▶ _How to complete this task_
Gather the lines below that include the string "infinite", copying each in full.

(Source data begins)

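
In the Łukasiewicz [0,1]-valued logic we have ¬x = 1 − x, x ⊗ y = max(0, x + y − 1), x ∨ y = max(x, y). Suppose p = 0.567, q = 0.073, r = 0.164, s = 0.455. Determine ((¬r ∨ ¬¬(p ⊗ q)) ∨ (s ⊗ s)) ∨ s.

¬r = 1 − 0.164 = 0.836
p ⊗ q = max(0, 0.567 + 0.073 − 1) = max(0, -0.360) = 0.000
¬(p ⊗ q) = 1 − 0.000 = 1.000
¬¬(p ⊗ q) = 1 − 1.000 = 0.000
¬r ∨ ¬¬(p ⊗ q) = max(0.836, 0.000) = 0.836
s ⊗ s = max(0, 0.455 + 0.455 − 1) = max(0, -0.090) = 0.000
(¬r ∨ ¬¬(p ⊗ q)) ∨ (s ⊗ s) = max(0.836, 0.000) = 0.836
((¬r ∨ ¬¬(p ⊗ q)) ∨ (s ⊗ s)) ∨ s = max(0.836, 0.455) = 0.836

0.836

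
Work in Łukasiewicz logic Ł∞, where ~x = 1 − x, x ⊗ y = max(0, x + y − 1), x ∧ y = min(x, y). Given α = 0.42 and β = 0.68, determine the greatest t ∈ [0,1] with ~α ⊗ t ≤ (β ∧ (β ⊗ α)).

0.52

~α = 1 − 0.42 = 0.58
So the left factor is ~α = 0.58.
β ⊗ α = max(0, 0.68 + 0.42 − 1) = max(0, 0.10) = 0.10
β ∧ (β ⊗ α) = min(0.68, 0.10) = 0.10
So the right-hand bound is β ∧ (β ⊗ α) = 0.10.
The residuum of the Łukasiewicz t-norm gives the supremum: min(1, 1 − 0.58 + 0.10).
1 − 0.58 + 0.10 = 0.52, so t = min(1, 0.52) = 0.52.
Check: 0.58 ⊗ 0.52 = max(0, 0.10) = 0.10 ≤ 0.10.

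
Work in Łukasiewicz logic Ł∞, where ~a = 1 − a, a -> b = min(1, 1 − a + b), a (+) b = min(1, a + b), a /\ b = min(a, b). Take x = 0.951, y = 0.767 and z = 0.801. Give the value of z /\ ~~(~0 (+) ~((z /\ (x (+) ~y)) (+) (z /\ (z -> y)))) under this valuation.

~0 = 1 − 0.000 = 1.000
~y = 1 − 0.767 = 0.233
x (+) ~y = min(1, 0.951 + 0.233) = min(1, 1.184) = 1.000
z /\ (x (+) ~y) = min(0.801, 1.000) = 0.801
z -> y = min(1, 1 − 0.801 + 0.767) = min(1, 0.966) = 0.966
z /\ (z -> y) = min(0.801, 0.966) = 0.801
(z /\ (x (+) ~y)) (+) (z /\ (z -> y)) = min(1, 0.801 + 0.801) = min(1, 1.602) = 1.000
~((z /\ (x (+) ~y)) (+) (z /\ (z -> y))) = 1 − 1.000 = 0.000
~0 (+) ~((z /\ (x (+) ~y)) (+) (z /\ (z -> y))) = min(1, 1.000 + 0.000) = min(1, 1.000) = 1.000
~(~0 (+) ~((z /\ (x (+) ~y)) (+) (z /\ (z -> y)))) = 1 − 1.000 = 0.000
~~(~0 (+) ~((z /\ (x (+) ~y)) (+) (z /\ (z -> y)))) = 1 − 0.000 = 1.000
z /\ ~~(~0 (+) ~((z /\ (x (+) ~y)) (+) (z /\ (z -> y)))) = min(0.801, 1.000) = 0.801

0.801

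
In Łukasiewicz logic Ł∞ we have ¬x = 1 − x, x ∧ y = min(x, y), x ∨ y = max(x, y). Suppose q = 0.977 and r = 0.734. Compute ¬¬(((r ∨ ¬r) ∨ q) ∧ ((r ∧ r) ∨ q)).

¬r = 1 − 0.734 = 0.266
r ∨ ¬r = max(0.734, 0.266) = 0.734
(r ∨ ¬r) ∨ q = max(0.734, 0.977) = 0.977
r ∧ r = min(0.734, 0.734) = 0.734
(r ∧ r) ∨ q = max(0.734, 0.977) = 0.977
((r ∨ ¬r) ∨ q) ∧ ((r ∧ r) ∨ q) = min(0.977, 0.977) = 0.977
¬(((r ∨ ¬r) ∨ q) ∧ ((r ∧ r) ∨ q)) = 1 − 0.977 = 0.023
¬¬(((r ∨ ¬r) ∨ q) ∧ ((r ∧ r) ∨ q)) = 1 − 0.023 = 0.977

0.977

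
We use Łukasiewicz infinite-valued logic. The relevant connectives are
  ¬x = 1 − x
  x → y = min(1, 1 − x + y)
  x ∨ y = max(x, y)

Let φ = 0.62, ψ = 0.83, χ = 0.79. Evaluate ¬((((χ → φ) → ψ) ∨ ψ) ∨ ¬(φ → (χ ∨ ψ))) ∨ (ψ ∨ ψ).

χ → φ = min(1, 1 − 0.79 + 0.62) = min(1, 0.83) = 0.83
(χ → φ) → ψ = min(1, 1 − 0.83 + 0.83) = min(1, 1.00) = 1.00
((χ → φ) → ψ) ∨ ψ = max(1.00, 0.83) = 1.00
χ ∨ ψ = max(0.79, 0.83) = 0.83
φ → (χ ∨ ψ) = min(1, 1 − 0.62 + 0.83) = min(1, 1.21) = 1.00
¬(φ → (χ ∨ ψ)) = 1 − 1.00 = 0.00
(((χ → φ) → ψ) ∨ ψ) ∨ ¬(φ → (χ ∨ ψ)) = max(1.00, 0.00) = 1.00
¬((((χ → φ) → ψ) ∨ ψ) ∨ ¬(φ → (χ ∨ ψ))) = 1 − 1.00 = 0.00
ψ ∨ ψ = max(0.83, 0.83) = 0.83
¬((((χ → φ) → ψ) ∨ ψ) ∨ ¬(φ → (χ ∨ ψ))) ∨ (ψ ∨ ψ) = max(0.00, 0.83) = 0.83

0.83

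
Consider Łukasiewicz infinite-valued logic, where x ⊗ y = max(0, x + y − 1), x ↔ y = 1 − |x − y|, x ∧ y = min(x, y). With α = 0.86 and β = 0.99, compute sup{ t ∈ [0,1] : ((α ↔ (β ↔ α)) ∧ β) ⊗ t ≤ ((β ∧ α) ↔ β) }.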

(Source data ends)

▶ _Exercise answer_
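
We use Łukasiewicz infinite-valued logic. The relevant connectives are
Consider Łukasiewicz infinite-valued logic, where x ⊗ y = max(0, x + y − 1), x ↔ y = 1 − |x − y|, x ∧ y = min(x, y). With α = 0.86 and β = 0.99, compute sup{ t ∈ [0,1] : ((α ↔ (β ↔ α)) ∧ β) ⊗ t ≤ ((β ∧ α) ↔ β) }.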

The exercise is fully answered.